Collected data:
____

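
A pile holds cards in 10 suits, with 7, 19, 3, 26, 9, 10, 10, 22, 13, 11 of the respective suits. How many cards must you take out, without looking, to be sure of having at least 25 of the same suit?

In the worst case you take as many as possible of each suit without reaching 25: 7 + 19 + 3 + 24 + 9 + 10 + 10 + 22 + 13 + 11 = 128.
The next one must give 25 of some suit, so 128 + 1 = 129.

129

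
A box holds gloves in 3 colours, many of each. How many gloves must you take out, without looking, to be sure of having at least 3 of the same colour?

7

You could draw 2 of every colour without reaching 3 of any — 6 in all.
One more forces 3 of some colour, so 6 + 1 = 7.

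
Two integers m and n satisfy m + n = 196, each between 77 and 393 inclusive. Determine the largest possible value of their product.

For a fixed sum, the product mn is largest when m and n are as close as possible.
Taking m = 98 and n = 98 (both in [77, 393]) gives mn = 9604.

9604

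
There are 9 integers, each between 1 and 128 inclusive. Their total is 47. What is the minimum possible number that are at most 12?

Let j be the number exceeding 12. Then the total is ≥ 13·j + 1·(9 − j) = 9 + 12j.
So 12j ≤ 38 and j ≤ 3; hence at least 9 − 3 = 6 are ≤ 12.
Exactly 6 works: 6 values at 1 and 3 at 13 total 45; raise one of the low values by 2 (still ≤ 12) to hit 47.

6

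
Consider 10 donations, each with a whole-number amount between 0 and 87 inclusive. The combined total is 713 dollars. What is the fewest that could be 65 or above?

Each value short of 65 is at most 64, costing at least 87 − 64 = 23 against the maximum total of 870.
We can afford to lose at most 870 − 713 = 157, so at most ⌊157/23⌋ = 6 fall short, and at least 4 are ≥ 65.
Exactly 4 works: 4 values at 87 and 6 at 64 total 732; lower one of the high values by 19 (still ≥ 65) to hit 713.

4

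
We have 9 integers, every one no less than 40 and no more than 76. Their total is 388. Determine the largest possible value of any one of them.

68

To make one integer as large as possible, make the other 8 as small as possible.
The other 8 contribute at least 8 × 40 = 320, leaving at most 388 − 320 = 68.
Since 68 ≤ 76, this is achievable: one at 68 and 8 at 40.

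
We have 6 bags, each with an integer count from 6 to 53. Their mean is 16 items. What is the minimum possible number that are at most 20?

2

The total is 6 × 16 = 96.
Each value above 20 is at least 21, contributing at least 21 − 6 = 15 above the floor 6.
The sum exceeds the floor total 36 by 60, so at most ⌊60/15⌋ = 4 exceed 20, and at least 2 are ≤ 20.
Exactly 2 works: 2 values at 6 and 4 at 21 total 96.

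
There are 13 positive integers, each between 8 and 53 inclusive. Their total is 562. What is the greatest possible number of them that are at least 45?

Suppose k of them are at least 45. Those contribute at least 45 each and the other 13 − k at least 8 each.
So the total is at least 45k + 8(13 − k) = 104 + 37k. This must be ≤ 562, giving k ≤ 12.
k = 12 is achieved by 12 values at 45 and 1 at 8, total 548; add 14 to one value (staying below 45) to reach 562.

12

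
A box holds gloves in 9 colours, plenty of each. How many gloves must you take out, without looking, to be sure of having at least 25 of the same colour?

217

In the worst case you draw 24 of each of the 9 colours: 9 × 24 = 216.
One more forces 25 of some colour, so 216 + 1 = 217.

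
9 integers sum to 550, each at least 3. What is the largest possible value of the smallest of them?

61

The average is 550/9 < 62, so some value is ≤ 61.
Equality holds with 8 values of 61 and 1 value of 62.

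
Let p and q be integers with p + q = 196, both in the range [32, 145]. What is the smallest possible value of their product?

For a fixed sum, pq is smallest when p and q are as far apart as possible.
The extreme feasible split is p = 51, q = 145, giving pq = 7395.

7395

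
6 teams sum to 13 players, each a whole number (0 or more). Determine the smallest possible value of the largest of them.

3

The average is 13/6 > 2, so not all 6 can be 2 or less; the largest is ≥ 3.
Taking 5 copies of 2 and 1 copy of 3 gives exactly 13, so 3 is attained.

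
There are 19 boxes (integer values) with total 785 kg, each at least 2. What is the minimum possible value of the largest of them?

The 19 values sum to 785, so their maximum is at least ⌈785/19⌉ = 42.
Equality holds with 6 values of 42 and 13 values of 41.

42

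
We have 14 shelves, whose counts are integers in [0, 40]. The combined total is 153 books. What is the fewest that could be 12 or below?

3

If only k of them are at most 12, the other 14 − k are at least 13, so the total is at least (14 − k)·13 + k·0.
This is ≤ 153, so (14 − k)·13 + 0k ≤ 153, which gives k ≥ 3.
Exactly 3 works: 3 values at 0 and 11 at 13 total 143; raise one of the low values by 10 (still ≤ 12) to hit 153.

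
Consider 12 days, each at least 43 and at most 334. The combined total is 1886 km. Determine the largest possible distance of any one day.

To make one day as large as possible, make the other 11 as small as possible.
The other 11 contribute at least 11 × 43 = 473, leaving at most 1886 − 473 = 1413.
But each day is capped at 334, so the maximum is 334.
Achievable: one at 334 and the other 11 totalling 1552, which fits since 11 × 43 ≤ 1552 ≤ 11 × 334.

334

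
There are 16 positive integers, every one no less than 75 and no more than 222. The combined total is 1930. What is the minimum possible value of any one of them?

75

Minimizing one value means maximizing the remaining 15.
The other 15 can take up 15 × 222 = 3330 ≥ 1930 − 75, so one integer can sit at its floor of 75.
Achievable: one at 75 and the other 15 totalling 1855, which fits since 15 × 75 ≤ 1855 ≤ 15 × 222.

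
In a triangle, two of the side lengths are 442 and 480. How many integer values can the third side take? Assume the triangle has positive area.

The triangle inequality gives |442 − 480| < c < 442 + 480, i.e. 38 < c < 922.
So c can be any integer from 39 to 921: 883 values.

883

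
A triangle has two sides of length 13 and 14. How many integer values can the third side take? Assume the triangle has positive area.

25

The triangle inequality gives |13 − 14| < c < 13 + 14, i.e. 1 < c < 27.
So c can be any integer from 2 to 26: 25 values.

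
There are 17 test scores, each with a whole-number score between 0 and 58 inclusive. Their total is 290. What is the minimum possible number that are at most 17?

1

If only k of them are at most 17, the other 17 − k are at least 18, so the total is at least (17 − k)·18 + k·0.
This is ≤ 290, so (17 − k)·18 + 0k ≤ 290, which gives k ≥ 1.
Exactly 1 works: 1 value at 0 and 16 at 18 total 288; raise one of the low values by 2 (still ≤ 17) to hit 290.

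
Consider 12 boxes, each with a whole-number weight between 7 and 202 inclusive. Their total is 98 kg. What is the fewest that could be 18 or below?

11

If only k of them are at most 18, the other 12 − k are at least 19, so the total is at least (12 − k)·19 + k·7.
This is ≤ 98, so (12 − k)·19 + 7k ≤ 98, which gives k ≥ 11.
Exactly 11 works: 11 values at 7 and 1 at 19 total 96; raise one of the low values by 2 (still ≤ 18) to hit 98.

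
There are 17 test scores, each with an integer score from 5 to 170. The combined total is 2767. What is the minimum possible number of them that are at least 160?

6

If only k of them are at least 160, the other 17 − k are at most 159, so the total is at most k·170 + (17 − k)·159.
This must reach 2767, so k·170 + (17 − k)·159 ≥ 2767, giving k ≥ 6.
Exactly 6 works: 6 values at 170 and 11 at 159 total 2769; lower one of the high values by 2 (still ≥ 160) to hit 2767.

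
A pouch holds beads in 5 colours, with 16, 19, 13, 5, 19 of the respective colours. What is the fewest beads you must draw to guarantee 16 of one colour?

64

In the worst case you take as many as possible of each colour without reaching 16: 15 + 15 + 13 + 5 + 15 = 63.
The next one must give 16 of some colour, so 63 + 1 = 64.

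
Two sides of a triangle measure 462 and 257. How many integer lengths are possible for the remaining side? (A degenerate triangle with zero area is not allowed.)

The triangle inequality gives |462 − 257| < c < 462 + 257, i.e. 205 < c < 719.
So c can be any integer from 206 to 718: 513 values.

513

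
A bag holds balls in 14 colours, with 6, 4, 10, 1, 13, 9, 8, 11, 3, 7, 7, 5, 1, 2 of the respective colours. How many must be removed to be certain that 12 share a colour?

86

In the worst case you take as many as possible of each colour without reaching 12: 6 + 4 + 10 + 1 + 11 + 9 + 8 + 11 + 3 + 7 + 7 + 5 + 1 + 2 = 85.
The next one must give 12 of some colour, so 85 + 1 = 86.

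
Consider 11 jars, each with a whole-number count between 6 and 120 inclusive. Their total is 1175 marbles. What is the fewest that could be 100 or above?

5

Each value short of 100 is at most 99, costing at least 120 − 99 = 21 against the maximum total of 1320.
We can afford to lose at most 1320 − 1175 = 145, so at most ⌊145/21⌋ = 6 fall short, and at least 5 are ≥ 100.
Exactly 5 works: 5 values at 120 and 6 at 99 total 1194; lower one of the high values by 19 (still ≥ 100) to hit 1175.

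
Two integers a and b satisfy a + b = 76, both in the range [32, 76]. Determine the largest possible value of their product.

ab = a(76 − a) is maximized when a is as near 76/2 as the bounds allow.
Taking a = 38 and b = 38 (both in [32, 76]) gives ab = 1444.

1444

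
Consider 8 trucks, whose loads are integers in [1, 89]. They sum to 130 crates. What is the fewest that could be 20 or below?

Let j be the number exceeding 20. Then the total is ≥ 21·j + 1·(8 − j) = 8 + 20j.
So 20j ≤ 122 and j ≤ 6; hence at least 8 − 6 = 2 are ≤ 20.
Exactly 2 works: 2 values at 1 and 6 at 21 total 128; raise one of the low values by 2 (still ≤ 20) to hit 130.

2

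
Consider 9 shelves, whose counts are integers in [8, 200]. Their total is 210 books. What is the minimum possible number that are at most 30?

Each value above 30 is at least 31, contributing at least 31 − 8 = 23 above the floor 8.
The sum exceeds the floor total 72 by 138, so at most ⌊138/23⌋ = 6 exceed 30, and at least 3 are ≤ 30.
Exactly 3 works: 3 values at 8 and 6 at 31 total 210.

3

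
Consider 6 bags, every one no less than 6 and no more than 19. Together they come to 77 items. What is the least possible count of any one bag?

Minimizing one value means maximizing the remaining 5.
The other 5 can take up 5 × 19 = 95 ≥ 77 − 6, so one bag can sit at its floor of 6.
Achievable: one at 6 and the other 5 totalling 71, which fits since 5 × 6 ≤ 71 ≤ 5 × 19.

6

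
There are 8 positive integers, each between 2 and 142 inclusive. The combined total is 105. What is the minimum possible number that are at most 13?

1

If only k of them are at most 13, the other 8 − k are at least 14, so the total is at least (8 − k)·14 + k·2.
This is ≤ 105, so (8 − k)·14 + 2k ≤ 105, which gives k ≥ 1.
Exactly 1 works: 1 value at 2 and 7 at 14 total 100; raise one of the low values by 5 (still ≤ 13) to hit 105.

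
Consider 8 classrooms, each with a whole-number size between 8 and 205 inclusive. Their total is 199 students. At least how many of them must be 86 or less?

Let j be the number exceeding 86. Then the total is ≥ 87·j + 8·(8 − j) = 64 + 79j.
So 79j ≤ 135 and j ≤ 1; hence at least 8 − 1 = 7 are ≤ 86.
Exactly 7 works: 7 values at 8 and 1 at 87 total 143; raise one of the low values by 56 (still ≤ 86) to hit 199.

7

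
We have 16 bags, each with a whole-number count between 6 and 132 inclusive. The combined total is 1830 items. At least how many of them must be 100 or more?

If only k of them are at least 100, the other 16 − k are at most 99, so the total is at most k·132 + (16 − k)·99.
This must reach 1830, so k·132 + (16 − k)·99 ≥ 1830, giving k ≥ 8.
Exactly 8 works: 8 values at 132 and 8 at 99 total 1848; lower one of the high values by 18 (still ≥ 100) to hit 1830.

8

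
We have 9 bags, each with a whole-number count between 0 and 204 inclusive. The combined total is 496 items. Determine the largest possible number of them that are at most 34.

Suppose k of them are at most 34. Those contribute at most 34 each and the rest at most 204 each.
So the total is at most 34k + 204(9 − k) = 1836 − 170k. This must still be ≥ 496, so k ≤ 7.
k = 7 is achieved by 7 values at 34 and 2 at 204, total 646; lower one of the 204's by 150 (still > 34) to reach 496.

7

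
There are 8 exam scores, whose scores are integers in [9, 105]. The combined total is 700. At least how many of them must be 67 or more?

If only k of them are at least 67, the other 8 − k are at most 66, so the total is at most k·105 + (8 − k)·66.
This must reach 700, so k·105 + (8 − k)·66 ≥ 700, giving k ≥ 5.
Exactly 5 works: 5 values at 105 and 3 at 66 total 723; lower one of the high values by 23 (still ≥ 67) to hit 700.

5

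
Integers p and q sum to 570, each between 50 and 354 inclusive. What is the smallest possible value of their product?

76464

Since p + q is fixed, pushing one of them to its bound minimizes the product.
The extreme feasible split is p = 216, q = 354, giving pq = 76464.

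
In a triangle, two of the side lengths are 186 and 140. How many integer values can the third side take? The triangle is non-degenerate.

279

The triangle inequality gives |186 − 140| < c < 186 + 140, i.e. 46 < c < 326.
So c can be any integer from 47 to 325: 279 values.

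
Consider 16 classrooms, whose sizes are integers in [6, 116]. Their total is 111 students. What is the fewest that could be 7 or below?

If only k of them are at most 7, the other 16 − k are at least 8, so the total is at least (16 − k)·8 + k·6.
This is ≤ 111, so (16 − k)·8 + 6k ≤ 111, which gives k ≥ 9.
Exactly 9 works: 9 values at 6 and 7 at 8 total 110; raise one of the low values by 1 (still ≤ 7) to hit 111.

9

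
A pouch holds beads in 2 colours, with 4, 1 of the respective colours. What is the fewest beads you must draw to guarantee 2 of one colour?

3

In the worst case you take as many as possible of each colour without reaching 2: 1 + 1 = 2.
The next one must give 2 of some colour, so 2 + 1 = 3.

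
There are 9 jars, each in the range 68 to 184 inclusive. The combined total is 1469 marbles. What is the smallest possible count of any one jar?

68

Minimizing one value means maximizing the remaining 8.
The other 8 can take up 8 × 184 = 1472 ≥ 1469 − 68, so one jar can sit at its floor of 68.
Achievable: one at 68 and the other 8 totalling 1401, which fits since 8 × 68 ≤ 1401 ≤ 8 × 184.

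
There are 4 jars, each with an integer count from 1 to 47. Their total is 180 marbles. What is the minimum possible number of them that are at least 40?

3

If only k of them are at least 40, the other 4 − k are at most 39, so the total is at most k·47 + (4 − k)·39.
This must reach 180, so k·47 + (4 − k)·39 ≥ 180, giving k ≥ 3.
Exactly 3 works: 3 values at 47 and 1 at 39 total 180.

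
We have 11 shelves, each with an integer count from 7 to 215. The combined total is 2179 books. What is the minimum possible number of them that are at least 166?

Each value short of 166 is at most 165, costing at least 215 − 165 = 50 against the maximum total of 2365.
We can afford to lose at most 2365 − 2179 = 186, so at most ⌊186/50⌋ = 3 fall short, and at least 8 are ≥ 166.
Exactly 8 works: 8 values at 215 and 3 at 165 total 2215; lower one of the high values by 36 (still ≥ 166) to hit 2179.

8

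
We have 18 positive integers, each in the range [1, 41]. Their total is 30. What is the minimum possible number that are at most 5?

16

Each value above 5 is at least 6, contributing at least 6 − 1 = 5 above the floor 1.
The sum exceeds the floor total 18 by 12, so at most ⌊12/5⌋ = 2 exceed 5, and at least 16 are ≤ 5.
Exactly 16 works: 16 values at 1 and 2 at 6 total 28; raise one of the low values by 2 (still ≤ 5) to hit 30.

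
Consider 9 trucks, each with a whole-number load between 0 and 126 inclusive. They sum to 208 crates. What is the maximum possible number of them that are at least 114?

1

With k values at 114 or above and the rest at least 0, the sum is at least 0 + 114k.
Since the sum is 208, we need 114k ≤ 208, i.e. k ≤ 1.
k = 1 is achieved by 1 value at 114 and 8 at 0, total 114; add 94 to one value (staying below 114) to reach 208.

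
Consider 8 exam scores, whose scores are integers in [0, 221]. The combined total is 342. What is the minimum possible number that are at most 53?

Let j be the number exceeding 53. Then the total is ≥ 54·j + 0·(8 − j) = 0 + 54j.
So 54j ≤ 342 and j ≤ 6; hence at least 8 − 6 = 2 are ≤ 53.
Exactly 2 works: 2 values at 0 and 6 at 54 total 324; raise one of the low values by 18 (still ≤ 53) to hit 342.

2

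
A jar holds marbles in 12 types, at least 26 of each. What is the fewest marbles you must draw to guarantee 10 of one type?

109

You could draw 9 of every type without reaching 10 of any — 108 in all.
One more forces 10 of some type, so 108 + 1 = 109.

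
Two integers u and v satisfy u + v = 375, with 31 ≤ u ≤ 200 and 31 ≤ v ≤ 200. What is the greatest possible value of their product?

uv = u(375 − u) is maximized when u is as near 375/2 as the bounds allow.
Taking u = 187 and v = 188 (both in [31, 200]) gives uv = 35156.

35156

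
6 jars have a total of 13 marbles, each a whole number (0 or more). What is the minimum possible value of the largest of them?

The average is 13/6 > 2, so not all 6 can be 2 or less; the largest is ≥ 3.
Equality holds with 1 value of 3 and 5 values of 2.

3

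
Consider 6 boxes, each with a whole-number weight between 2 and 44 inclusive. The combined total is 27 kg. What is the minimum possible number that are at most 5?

Each value above 5 is at least 6, contributing at least 6 − 2 = 4 above the floor 2.
The sum exceeds the floor total 12 by 15, so at most ⌊15/4⌋ = 3 exceed 5, and at least 3 are ≤ 5.
Exactly 3 works: 3 values at 2 and 3 at 6 total 24; raise one of the low values by 3 (still ≤ 5) to hit 27.

3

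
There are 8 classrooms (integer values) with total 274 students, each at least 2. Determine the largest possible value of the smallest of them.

34

The average is 274/8 < 35, so some value is ≤ 34.
Achievable: 6 of them at 34 and 2 at 35 total 274.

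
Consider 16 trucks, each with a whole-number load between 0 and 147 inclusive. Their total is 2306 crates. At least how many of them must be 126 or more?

14

If only k of them are at least 126, the other 16 − k are at most 125, so the total is at most k·147 + (16 − k)·125.
This must reach 2306, so k·147 + (16 − k)·125 ≥ 2306, giving k ≥ 14.
Exactly 14 works: 14 values at 147 and 2 at 125 total 2308; lower one of the high values by 2 (still ≥ 126) to hit 2306.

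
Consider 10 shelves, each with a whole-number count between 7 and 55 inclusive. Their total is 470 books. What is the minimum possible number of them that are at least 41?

5

If only k of them are at least 41, the other 10 − k are at most 40, so the total is at most k·55 + (10 − k)·40.
This must reach 470, so k·55 + (10 − k)·40 ≥ 470, giving k ≥ 5.
Exactly 5 works: 5 values at 55 and 5 at 40 total 475; lower one of the high values by 5 (still ≥ 41) to hit 470.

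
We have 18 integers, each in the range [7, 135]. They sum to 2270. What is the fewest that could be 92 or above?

15

Suppose at most 18 − j of them reach 92; then j values are ≤ 91 and the rest ≤ 135.
The total is then ≤ 91·j + 135·(18 − j) = 2430 − 44j. For this to be ≥ 2270 we need j ≤ 3, so at least 18 − 3 = 15 must reach 92.
Exactly 15 works: 15 values at 135 and 3 at 91 total 2298; lower one of the high values by 28 (still ≥ 92) to hit 2270.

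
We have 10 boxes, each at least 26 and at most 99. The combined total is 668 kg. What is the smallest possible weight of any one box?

26

To make one box as small as possible, make the other 9 as large as possible.
The other 9 can take up 9 × 99 = 891 ≥ 668 − 26, so one box can sit at its floor of 26.
Achievable: one at 26 and the other 9 totalling 642, which fits since 9 × 26 ≤ 642 ≤ 9 × 99.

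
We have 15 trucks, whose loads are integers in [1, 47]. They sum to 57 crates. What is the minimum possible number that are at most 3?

Let j be the number exceeding 3. Then the total is ≥ 4·j + 1·(15 − j) = 15 + 3j.
So 3j ≤ 42 and j ≤ 14; hence at least 15 − 14 = 1 are ≤ 3.
Exactly 1 works: 1 value at 1 and 14 at 4 total 57.

1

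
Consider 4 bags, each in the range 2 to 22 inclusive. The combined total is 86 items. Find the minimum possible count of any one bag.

20

To make one bag as small as possible, make the other 3 as large as possible.
The other 3 contribute at most 3 × 22 = 66, leaving at least 86 − 66 = 20.
Since 20 ≥ 2, this is achievable: one at 20 and 3 at 22.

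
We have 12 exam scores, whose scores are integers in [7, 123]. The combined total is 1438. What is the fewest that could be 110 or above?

10

Each value short of 110 is at most 109, costing at least 123 − 109 = 14 against the maximum total of 1476.
We can afford to lose at most 1476 − 1438 = 38, so at most ⌊38/14⌋ = 2 fall short, and at least 10 are ≥ 110.
Exactly 10 works: 10 values at 123 and 2 at 109 total 1448; lower one of the high values by 10 (still ≥ 110) to hit 1438.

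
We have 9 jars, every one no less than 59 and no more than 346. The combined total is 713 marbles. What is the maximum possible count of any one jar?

241

To make one jar as large as possible, make the other 8 as small as possible.
The other 8 contribute at least 8 × 59 = 472, leaving at most 713 − 472 = 241.
Since 241 ≤ 346, this is achievable: one at 241 and 8 at 59.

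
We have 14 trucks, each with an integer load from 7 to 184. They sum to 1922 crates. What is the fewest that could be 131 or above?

2

Each value short of 131 is at most 130, costing at least 184 − 130 = 54 against the maximum total of 2576.
We can afford to lose at most 2576 − 1922 = 654, so at most ⌊654/54⌋ = 12 fall short, and at least 2 are ≥ 131.
Exactly 2 works: 2 values at 184 and 12 at 130 total 1928; lower one of the high values by 6 (still ≥ 131) to hit 1922.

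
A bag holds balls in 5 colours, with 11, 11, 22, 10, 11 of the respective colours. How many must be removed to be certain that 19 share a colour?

In the worst case you take as many as possible of each colour without reaching 19: 11 + 11 + 18 + 10 + 11 = 61.
The next one must give 19 of some colour, so 61 + 1 = 62.

62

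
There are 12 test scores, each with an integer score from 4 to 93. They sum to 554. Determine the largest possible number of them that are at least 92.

5

With k values at 92 or above and the rest at least 4, the sum is at least 48 + 88k.
Since the sum is 554, we need 88k ≤ 506, i.e. k ≤ 5.
k = 5 is achieved by 5 values at 92 and 7 at 4, total 488; add 66 to one value (staying below 92) to reach 554.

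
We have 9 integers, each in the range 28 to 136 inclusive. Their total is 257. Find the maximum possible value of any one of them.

33

Maximizing one value means minimizing the remaining 8.
The other 8 contribute at least 8 × 28 = 224, leaving at most 257 − 224 = 33.
Since 33 ≤ 136, this is achievable: one at 33 and 8 at 28.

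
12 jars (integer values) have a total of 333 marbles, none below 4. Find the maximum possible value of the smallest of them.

If every one of the 12 were at least 28, the total would be at least 12 × 28 = 336 > 333.
Equality holds with 3 values of 27 and 9 values of 28.

27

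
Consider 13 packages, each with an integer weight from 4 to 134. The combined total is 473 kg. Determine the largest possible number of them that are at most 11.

Each value at 11 or below falls at least 134 − 11 = 123 short of the ceiling 134.
The ceiling total is 13 × 134 = 1742, and we need 473, so at most ⌊(1742 − 473)/123⌋ = 10 can be that low.
k = 10 is achieved by 10 values at 11 and 3 at 134, total 512; lower one of the 134's by 39 (still > 11) to reach 473.

10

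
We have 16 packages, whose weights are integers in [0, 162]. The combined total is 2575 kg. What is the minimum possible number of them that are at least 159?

12

Each value short of 159 is at most 158, costing at least 162 − 158 = 4 against the maximum total of 2592.
We can afford to lose at most 2592 − 2575 = 17, so at most ⌊17/4⌋ = 4 fall short, and at least 12 are ≥ 159.
Exactly 12 works: 12 values at 162 and 4 at 158 total 2576; lower one of the high values by 1 (still ≥ 159) to hit 2575.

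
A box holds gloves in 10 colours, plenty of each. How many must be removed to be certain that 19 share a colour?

181

You could draw 18 of every colour without reaching 19 of any — 180 in all.
One more forces 19 of some colour, so 180 + 1 = 181.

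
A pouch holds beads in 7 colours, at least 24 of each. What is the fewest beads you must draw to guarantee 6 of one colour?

36

In the worst case you draw 5 of each of the 7 colours: 7 × 5 = 35.
One more forces 6 of some colour, so 35 + 1 = 36.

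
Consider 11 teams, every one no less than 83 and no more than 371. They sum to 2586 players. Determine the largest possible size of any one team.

371

To make one team as large as possible, make the other 10 as small as possible.
The other 10 contribute at least 10 × 83 = 830, leaving at most 2586 − 830 = 1756.
But each team is capped at 371, so the maximum is 371.
Achievable: one at 371 and the other 10 totalling 2215, which fits since 10 × 83 ≤ 2215 ≤ 10 × 371.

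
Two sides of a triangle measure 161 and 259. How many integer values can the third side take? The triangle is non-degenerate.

The triangle inequality gives |161 − 259| < c < 161 + 259, i.e. 98 < c < 420.
So c can be any integer from 99 to 419: 321 values.

321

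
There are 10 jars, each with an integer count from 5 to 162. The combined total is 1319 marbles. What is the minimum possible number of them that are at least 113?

Each value short of 113 is at most 112, costing at least 162 − 112 = 50 against the maximum total of 1620.
We can afford to lose at most 1620 − 1319 = 301, so at most ⌊301/50⌋ = 6 fall short, and at least 4 are ≥ 113.
Exactly 4 works: 4 values at 162 and 6 at 112 total 1320; lower one of the high values by 1 (still ≥ 113) to hit 1319.

4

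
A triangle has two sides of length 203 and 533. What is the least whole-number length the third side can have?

The third side must exceed |203 − 533| = 330.
The smallest integer above 330 is 331.

331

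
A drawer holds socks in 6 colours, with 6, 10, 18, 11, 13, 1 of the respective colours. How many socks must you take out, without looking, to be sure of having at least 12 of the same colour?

In the worst case you take as many as possible of each colour without reaching 12: 6 + 10 + 11 + 11 + 11 + 1 = 50.
The next one must give 12 of some colour, so 50 + 1 = 51.

51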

____

- **Goal of the exercise**: In the entries above, find the line with "There are 10", then retype it and every line after it exactly.

- **Problem solution**:
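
There are 10 jars, each with an integer count from 5 to 162. The combined total is 1319 marbles. What is the minimum possible number of them that are at least 113?

Each value short of 113 is at most 112, costing at least 162 − 112 = 50 against the maximum total of 1620.
We can afford to lose at most 1620 − 1319 = 301, so at most ⌊301/50⌋ = 6 fall short, and at least 4 are ≥ 113.
Exactly 4 works: 4 values at 162 and 6 at 112 total 1320; lower one of the high values by 1 (still ≥ 113) to hit 1319.

4

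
A triangle has two sides of length 203 and 533. What is the least whole-number length the third side can have?

The third side must exceed |203 − 533| = 330.
The smallest integer above 330 is 331.

331

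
A drawer holds socks in 6 colours, with 6, 10, 18, 11, 13, 1 of the respective colours. How many socks must you take out, without looking, to be sure of having at least 12 of the same colour?

In the worst case you take as many as possible of each colour without reaching 12: 6 + 10 + 11 + 11 + 11 + 1 = 50.
The next one must give 12 of some colour, so 50 + 1 = 51.

51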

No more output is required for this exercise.